Scan the records for "walk". Report each line that includes it.

──────────────────────────────

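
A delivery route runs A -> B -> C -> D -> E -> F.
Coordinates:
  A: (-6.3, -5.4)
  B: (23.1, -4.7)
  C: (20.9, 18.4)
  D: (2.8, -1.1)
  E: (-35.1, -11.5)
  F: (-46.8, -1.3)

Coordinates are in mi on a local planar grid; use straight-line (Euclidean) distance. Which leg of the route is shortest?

Leg distances:
A→B: 29.4 mi
B→C: 23.2 mi
C→D: 26.6 mi
D→E: 39.3 mi
E→F: 15.5 mi
The shortest leg is E–F at 15.5 mi.

E–F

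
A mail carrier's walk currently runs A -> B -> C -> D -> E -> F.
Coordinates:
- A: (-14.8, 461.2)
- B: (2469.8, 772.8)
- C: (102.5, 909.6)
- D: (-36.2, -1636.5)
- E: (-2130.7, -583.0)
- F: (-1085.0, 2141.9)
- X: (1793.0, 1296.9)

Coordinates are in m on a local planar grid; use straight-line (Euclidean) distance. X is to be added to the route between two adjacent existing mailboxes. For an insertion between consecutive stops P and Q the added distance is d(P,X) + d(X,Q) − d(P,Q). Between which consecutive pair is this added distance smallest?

Added distance for inserting X between each consecutive pair:
A–B: 343.6 m
B–C: 219.1 m
C–D: 2641.4 m
D–E: 5463.3 m
E–F: 4431.6 m
Smallest added distance is 219.1 m, inserting between B and C.

between B and C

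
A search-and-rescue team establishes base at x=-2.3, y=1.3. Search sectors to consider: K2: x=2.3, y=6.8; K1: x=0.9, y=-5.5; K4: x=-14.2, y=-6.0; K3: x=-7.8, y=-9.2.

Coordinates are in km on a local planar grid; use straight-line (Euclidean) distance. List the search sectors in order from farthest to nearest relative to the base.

K4, K3, K1, K2

Computing each straight-line distance from x=-2.3, y=1.3:
K4 x=-14.2, y=-6.0: 14.0 km
K3 x=-7.8, y=-9.2: 11.9 km
K1 x=0.9, y=-5.5: 7.5 km
K2 x=2.3, y=6.8: 7.2 km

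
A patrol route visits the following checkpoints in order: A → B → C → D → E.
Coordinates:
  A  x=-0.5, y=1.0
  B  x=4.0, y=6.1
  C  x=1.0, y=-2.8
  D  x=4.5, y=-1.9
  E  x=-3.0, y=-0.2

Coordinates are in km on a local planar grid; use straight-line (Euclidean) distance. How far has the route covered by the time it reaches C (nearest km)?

16 km

Leg distances:
A→B: 6.8 km  (cumulative 6.8 km)
B→C: 9.4 km  (cumulative 16.2 km)
Cumulative distance at C ≈ 16 km.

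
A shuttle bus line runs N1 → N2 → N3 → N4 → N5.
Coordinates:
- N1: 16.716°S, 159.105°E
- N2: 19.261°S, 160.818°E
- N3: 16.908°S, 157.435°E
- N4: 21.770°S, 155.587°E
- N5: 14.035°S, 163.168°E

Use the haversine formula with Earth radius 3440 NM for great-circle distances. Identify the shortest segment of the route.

N1–N2

Leg distances:
N1→N2: 181.4 NM
N2→N3: 239.2 NM
N3→N4: 310.1 NM
N4→N5: 634.7 NM
The shortest leg is N1–N2 at 181.4 NM.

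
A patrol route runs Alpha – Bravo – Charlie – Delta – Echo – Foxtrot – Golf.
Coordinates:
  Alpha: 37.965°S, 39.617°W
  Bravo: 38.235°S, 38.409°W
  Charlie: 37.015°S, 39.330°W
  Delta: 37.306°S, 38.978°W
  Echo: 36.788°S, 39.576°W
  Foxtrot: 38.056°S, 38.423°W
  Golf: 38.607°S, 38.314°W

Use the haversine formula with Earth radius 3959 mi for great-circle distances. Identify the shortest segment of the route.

Leg distances:
Alpha→Bravo: 68.3 mi
Bravo→Charlie: 98.2 mi
Charlie→Delta: 27.9 mi
Delta→Echo: 48.7 mi
Echo→Foxtrot: 108.1 mi
Foxtrot→Golf: 38.5 mi
The shortest leg is Charlie–Delta at 27.9 mi.

Charlie–Delta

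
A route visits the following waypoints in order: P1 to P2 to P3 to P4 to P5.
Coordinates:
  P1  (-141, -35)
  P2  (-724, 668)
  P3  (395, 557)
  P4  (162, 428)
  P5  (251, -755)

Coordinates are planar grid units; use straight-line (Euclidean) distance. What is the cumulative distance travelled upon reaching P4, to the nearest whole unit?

2304

Leg distances:
P1→P2: 913.3  (cumulative 913.3)
P2→P3: 1124.5  (cumulative 2037.8)
P3→P4: 266.3  (cumulative 2304.1)
Cumulative distance at P4 ≈ 2304.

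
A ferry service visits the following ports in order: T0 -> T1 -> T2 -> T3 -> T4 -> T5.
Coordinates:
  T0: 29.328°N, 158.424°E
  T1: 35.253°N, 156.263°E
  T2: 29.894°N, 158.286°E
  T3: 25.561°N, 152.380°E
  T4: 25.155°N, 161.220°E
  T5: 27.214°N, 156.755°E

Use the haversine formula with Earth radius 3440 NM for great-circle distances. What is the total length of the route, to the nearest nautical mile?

Leg distances:
T0→T1: 372.2 NM  (cumulative 372.2 NM)
T1→T2: 337.6 NM  (cumulative 709.8 NM)
T2→T3: 407.5 NM  (cumulative 1117.4 NM)
T3→T4: 480.1 NM  (cumulative 1597.5 NM)
T4→T5: 270.4 NM  (cumulative 1868.0 NM)
Total route length ≈ 1868 NM.

1868 NM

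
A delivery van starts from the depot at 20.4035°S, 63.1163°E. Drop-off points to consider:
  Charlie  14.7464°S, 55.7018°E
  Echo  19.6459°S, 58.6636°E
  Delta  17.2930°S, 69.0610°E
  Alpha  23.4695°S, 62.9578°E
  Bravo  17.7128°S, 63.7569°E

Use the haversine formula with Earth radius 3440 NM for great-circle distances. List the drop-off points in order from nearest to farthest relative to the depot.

Bravo, Alpha, Echo, Delta, Charlie

Distances from the depot:
Bravo 17.7128°S, 63.7569°E: 165.6 NM
Alpha 23.4695°S, 62.9578°E: 184.3 NM
Echo 19.6459°S, 58.6636°E: 255.3 NM
Delta 17.2930°S, 69.0610°E: 385.9 NM
Charlie 14.7464°S, 55.7018°E: 543.4 NM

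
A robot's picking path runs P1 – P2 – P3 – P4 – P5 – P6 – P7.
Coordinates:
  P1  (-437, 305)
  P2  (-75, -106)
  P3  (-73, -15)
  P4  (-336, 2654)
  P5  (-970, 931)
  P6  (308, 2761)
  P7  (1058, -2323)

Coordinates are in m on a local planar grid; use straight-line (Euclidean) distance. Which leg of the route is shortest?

Leg distances:
P1→P2: 547.7 m
P2→P3: 91.0 m
P3→P4: 2681.9 m
P4→P5: 1835.9 m
P5→P6: 2232.1 m
P6→P7: 5139.0 m
The shortest leg is P2–P3 at 91.0 m.

P2–P3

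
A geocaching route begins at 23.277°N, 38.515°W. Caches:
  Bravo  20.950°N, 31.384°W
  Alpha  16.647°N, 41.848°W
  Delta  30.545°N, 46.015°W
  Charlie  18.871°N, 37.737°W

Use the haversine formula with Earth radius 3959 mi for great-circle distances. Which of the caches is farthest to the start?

Delta

Distance to each, sorted:
Delta: 682.0 mi
Alpha: 506.6 mi
Bravo: 483.9 mi
Charlie: 308.5 mi
The farthest is Delta at 682.0 mi.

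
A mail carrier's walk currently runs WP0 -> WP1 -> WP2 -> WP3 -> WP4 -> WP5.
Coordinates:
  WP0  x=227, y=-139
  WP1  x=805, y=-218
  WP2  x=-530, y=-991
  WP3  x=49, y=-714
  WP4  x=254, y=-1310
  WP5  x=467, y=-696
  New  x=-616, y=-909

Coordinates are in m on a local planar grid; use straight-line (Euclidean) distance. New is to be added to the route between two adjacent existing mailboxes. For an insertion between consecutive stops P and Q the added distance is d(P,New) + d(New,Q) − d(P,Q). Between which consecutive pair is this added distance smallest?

Added distance for inserting New between each consecutive pair:
WP0–WP1: 2138.5 m
WP1–WP2: 156.3 m
WP2–WP3: 170.0 m
WP3–WP4: 1020.7 m
WP4–WP5: 1411.8 m
Smallest added distance is 156.3 m, inserting between WP1 and WP2.

between WP1 and WP2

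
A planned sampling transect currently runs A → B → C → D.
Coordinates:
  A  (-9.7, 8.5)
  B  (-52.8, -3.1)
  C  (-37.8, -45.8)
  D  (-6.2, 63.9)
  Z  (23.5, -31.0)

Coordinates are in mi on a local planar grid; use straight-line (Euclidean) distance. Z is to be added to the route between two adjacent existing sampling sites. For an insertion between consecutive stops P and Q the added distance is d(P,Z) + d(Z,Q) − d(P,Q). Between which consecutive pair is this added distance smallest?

Added distance for inserting Z between each consecutive pair:
A–B: 88.2 mi
B–C: 99.0 mi
C–D: 48.3 mi
Smallest added distance is 48.3 mi, inserting between C and D.

between C and D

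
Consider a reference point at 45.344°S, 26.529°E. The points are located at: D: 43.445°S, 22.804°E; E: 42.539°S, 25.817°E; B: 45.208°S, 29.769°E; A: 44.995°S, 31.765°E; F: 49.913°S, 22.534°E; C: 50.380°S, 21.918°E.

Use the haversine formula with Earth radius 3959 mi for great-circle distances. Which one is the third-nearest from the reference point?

Distance to each, sorted:
B: 157.8 mi
E: 197.0 mi
D: 225.9 mi
A: 256.2 mi
F: 366.3 mi
C: 408.2 mi
The third-nearest is D at 225.9 mi.

D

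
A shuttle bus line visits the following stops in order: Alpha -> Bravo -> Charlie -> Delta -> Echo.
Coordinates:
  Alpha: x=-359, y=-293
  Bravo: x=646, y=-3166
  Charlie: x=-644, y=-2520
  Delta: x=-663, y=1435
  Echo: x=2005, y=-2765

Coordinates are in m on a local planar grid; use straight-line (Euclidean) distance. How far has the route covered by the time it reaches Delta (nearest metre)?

8441 m

Leg distances:
Alpha→Bravo: 3043.7 m  (cumulative 3043.7 m)
Bravo→Charlie: 1442.7 m  (cumulative 4486.4 m)
Charlie→Delta: 3955.0 m  (cumulative 8441.5 m)
Cumulative distance at Delta ≈ 8441 m.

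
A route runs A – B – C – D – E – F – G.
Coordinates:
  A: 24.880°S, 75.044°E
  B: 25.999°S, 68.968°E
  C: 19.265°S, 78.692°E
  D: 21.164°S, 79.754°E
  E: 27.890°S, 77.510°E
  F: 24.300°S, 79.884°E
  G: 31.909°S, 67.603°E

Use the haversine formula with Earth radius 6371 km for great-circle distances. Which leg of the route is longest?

Leg distances:
A→B: 622.6 km
B→C: 1246.8 km
C→D: 238.5 km
D→E: 781.5 km
E→F: 464.2 km
F→G: 1470.3 km
The longest leg is F–G at 1470.3 km.

F–G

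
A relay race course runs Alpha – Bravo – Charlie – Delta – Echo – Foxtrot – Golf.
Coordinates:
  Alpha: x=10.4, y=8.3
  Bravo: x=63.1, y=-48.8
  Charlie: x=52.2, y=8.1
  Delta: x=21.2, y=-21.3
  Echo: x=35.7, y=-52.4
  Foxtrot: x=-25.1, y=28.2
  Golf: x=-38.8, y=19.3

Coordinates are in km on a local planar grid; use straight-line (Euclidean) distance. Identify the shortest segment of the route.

Leg distances:
Alpha→Bravo: 77.7 km
Bravo→Charlie: 57.9 km
Charlie→Delta: 42.7 km
Delta→Echo: 34.3 km
Echo→Foxtrot: 101.0 km
Foxtrot→Golf: 16.3 km
The shortest leg is Foxtrot–Golf at 16.3 km.

Foxtrot–Golf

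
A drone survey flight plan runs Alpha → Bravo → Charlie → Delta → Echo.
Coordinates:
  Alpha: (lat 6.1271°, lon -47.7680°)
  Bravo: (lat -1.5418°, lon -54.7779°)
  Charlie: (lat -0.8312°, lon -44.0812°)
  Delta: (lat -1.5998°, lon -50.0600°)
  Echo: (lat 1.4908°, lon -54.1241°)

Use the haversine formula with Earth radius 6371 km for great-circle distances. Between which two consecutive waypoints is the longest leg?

Bravo–Charlie

Leg distances:
Alpha→Bravo: 1154.5 km
Bravo→Charlie: 1191.8 km
Charlie→Delta: 670.1 km
Delta→Echo: 567.7 km
The longest leg is Bravo–Charlie at 1191.8 km.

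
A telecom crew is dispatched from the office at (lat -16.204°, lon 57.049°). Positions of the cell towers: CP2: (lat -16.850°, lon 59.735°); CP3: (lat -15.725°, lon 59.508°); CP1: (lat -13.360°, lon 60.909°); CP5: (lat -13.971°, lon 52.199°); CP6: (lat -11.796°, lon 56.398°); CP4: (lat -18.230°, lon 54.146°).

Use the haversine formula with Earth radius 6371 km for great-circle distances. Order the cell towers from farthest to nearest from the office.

Distance from the office at (lat -16.204°, lon 57.049°) to each:
CP5 (lat -13.971°, lon 52.199°): 576.8 km
CP1 (lat -13.360°, lon 60.909°): 521.7 km
CP6 (lat -11.796°, lon 56.398°): 495.2 km
CP4 (lat -18.230°, lon 54.146°): 381.8 km
CP2 (lat -16.850°, lon 59.735°): 295.2 km
CP3 (lat -15.725°, lon 59.508°): 268.2 km

CP5, CP1, CP6, CP4, CP2, CP3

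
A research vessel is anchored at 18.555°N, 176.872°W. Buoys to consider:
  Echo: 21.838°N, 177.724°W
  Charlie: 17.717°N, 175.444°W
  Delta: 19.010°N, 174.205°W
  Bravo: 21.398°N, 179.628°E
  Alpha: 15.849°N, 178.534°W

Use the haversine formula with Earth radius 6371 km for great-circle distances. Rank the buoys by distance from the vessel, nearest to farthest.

Charlie, Delta, Alpha, Echo, Bravo

Computing each great-circle distance from 18.555°N, 176.872°W:
Charlie 17.717°N, 175.444°W: 177.3 km
Delta 19.010°N, 174.205°W: 285.3 km
Alpha 15.849°N, 178.534°W: 348.8 km
Echo 21.838°N, 177.724°W: 375.7 km
Bravo 21.398°N, 179.628°E: 483.4 km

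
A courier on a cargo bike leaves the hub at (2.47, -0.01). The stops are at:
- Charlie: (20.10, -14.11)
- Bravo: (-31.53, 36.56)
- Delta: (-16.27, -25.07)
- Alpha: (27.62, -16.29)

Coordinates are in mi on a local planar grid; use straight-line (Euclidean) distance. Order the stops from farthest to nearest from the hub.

Distance from the hub at (2.47, -0.01) to each:
Bravo (-31.53, 36.56): 49.9 mi
Delta (-16.27, -25.07): 31.3 mi
Alpha (27.62, -16.29): 30.0 mi
Charlie (20.10, -14.11): 22.6 mi

Bravo, Delta, Alpha, Charlie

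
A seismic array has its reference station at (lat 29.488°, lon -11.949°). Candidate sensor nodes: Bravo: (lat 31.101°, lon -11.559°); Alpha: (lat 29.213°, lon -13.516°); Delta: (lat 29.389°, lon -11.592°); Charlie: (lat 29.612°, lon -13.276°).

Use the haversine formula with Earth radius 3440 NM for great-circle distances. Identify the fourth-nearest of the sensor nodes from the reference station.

Bravo

Distances from the reference station ((lat 29.488°, lon -11.949°)):
Delta: 19.6 NM
Charlie: 69.7 NM
Alpha: 83.6 NM
Bravo: 98.9 NM
The fourth-nearest is Bravo at 98.9 NM.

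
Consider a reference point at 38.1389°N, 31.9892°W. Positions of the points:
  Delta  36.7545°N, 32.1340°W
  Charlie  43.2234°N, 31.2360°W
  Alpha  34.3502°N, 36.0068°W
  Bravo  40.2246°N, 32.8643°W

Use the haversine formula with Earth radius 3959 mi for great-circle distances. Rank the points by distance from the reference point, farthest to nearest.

Charlie, Alpha, Bravo, Delta

Computing each great-circle distance from 38.1389°N, 31.9892°W:
Charlie 43.2234°N, 31.2360°W: 353.5 mi
Alpha 34.3502°N, 36.0068°W: 344.4 mi
Bravo 40.2246°N, 32.8643°W: 151.5 mi
Delta 36.7545°N, 32.1340°W: 96.0 mi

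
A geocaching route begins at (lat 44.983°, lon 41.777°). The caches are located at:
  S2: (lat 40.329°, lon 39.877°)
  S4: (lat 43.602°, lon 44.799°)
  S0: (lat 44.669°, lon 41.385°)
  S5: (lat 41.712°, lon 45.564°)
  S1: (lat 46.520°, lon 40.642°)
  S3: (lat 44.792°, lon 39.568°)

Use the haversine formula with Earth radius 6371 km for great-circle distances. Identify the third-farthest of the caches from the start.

S4

Distance to each, sorted:
S2: 540.3 km
S5: 475.3 km
S4: 285.3 km
S1: 192.3 km
S3: 175.3 km
S0: 46.6 km
The third-farthest is S4 at 285.3 km.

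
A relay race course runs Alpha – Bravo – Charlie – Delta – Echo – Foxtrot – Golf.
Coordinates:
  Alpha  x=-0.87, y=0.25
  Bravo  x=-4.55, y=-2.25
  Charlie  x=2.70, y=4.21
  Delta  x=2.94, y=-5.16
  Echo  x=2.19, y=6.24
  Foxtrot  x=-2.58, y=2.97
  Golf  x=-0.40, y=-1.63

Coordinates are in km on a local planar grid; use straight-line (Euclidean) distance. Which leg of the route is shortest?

Alpha–Bravo

Leg distances:
Alpha→Bravo: 4.4 km
Bravo→Charlie: 9.7 km
Charlie→Delta: 9.4 km
Delta→Echo: 11.4 km
Echo→Foxtrot: 5.8 km
Foxtrot→Golf: 5.1 km
The shortest leg is Alpha–Bravo at 4.4 km.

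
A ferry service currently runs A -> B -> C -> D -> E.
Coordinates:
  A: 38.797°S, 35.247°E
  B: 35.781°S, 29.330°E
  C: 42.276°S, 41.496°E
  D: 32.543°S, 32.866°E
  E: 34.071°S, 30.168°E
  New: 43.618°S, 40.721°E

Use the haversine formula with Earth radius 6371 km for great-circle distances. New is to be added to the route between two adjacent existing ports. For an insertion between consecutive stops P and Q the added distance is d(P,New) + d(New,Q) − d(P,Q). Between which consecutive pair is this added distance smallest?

Added distance for inserting New between each consecutive pair:
A–B: 1388.3 km
B–C: 194.0 km
C–D: 248.7 km
D–E: 2504.4 km
Smallest added distance is 194.0 km, inserting between B and C.

between B and C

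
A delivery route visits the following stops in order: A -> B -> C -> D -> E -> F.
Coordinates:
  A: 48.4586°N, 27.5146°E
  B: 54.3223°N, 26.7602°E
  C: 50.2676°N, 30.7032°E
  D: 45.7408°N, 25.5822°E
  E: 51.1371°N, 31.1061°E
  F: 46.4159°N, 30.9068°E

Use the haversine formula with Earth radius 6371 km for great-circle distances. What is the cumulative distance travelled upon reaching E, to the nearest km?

2534 km

Leg distances:
A→B: 654.1 km  (cumulative 654.1 km)
B→C: 524.4 km  (cumulative 1178.5 km)
C→D: 631.0 km  (cumulative 1809.5 km)
D→E: 724.9 km  (cumulative 2534.3 km)
Cumulative distance at E ≈ 2534 km.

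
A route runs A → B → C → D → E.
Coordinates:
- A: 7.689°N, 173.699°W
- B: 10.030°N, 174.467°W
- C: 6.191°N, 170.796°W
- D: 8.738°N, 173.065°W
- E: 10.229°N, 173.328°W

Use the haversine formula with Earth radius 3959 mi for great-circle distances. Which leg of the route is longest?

B–C

Leg distances:
A→B: 170.0 mi
B→C: 365.2 mi
C→D: 234.8 mi
D→E: 104.6 mi
The longest leg is B–C at 365.2 mi.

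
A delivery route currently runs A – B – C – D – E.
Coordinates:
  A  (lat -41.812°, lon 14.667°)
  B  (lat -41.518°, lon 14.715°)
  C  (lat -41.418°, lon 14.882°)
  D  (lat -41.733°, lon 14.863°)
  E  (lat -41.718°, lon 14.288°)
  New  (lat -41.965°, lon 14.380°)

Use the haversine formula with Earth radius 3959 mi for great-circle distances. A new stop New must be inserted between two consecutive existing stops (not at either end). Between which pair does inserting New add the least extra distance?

Added distance for inserting New between each consecutive pair:
A–B: 33.1 mi
B–C: 70.1 mi
C–D: 53.6 mi
D–E: 17.6 mi
Smallest added distance is 17.6 mi, inserting between D and E.

between D and E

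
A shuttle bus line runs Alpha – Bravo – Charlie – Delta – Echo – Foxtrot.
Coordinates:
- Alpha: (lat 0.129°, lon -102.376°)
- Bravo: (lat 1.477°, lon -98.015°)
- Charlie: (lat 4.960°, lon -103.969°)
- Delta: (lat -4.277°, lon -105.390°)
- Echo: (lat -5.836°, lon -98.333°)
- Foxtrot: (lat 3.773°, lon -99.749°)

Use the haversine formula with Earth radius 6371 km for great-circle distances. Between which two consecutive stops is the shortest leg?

Leg distances:
Alpha→Bravo: 507.5 km
Bravo→Charlie: 766.0 km
Charlie→Delta: 1039.2 km
Delta→Echo: 800.6 km
Echo→Foxtrot: 1080.0 km
The shortest leg is Alpha–Bravo at 507.5 km.

Alpha–Bravo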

──────────────────────────────

» Answer box
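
A mail carrier's walk currently runs A -> B -> C -> D -> E -> F.
A mail carrier's walk currently runs WP0 -> WP1 -> WP2 -> WP3 -> WP4 -> WP5.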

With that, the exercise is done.